## Your task
Each of the lines below must be written out exactly as shown.

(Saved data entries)
○ ○ ○ ○

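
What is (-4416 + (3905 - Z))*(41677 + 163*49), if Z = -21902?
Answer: 1062362624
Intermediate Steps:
(-4416 + (3905 - Z))*(41677 + 163*49) = (-4416 + (3905 - 1*(-21902)))*(41677 + 163*49) = (-4416 + (3905 + 21902))*(41677 + 7987) = (-4416 + 25807)*49664 = 21391*49664 = 1062362624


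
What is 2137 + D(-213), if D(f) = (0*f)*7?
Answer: 2137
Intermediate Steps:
D(f) = 0 (D(f) = 0*7 = 0)
2137 + D(-213) = 2137 + 0 = 2137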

○ ○ ○ ○

## Written reply
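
What is (-4416 + (3905 - Z))*(41677 + 163*49), if Z = -21902?
Answer: 1062362624
Intermediate Steps:
(-4416 + (3905 - Z))*(41677 + 163*49) = (-4416 + (3905 - 1*(-21902)))*(41677 + 163*49) = (-4416 + (3905 + 21902))*(41677 + 7987) = (-4416 + 25807)*49664 = 21391*49664 = 1062362624


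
What is 2137 + D(-213), if D(f) = (0*f)*7?
Answer: 2137
Intermediate Steps:
D(f) = 0 (D(f) = 0*7 = 0)
2137 + D(-213) = 2137 + 0 = 2137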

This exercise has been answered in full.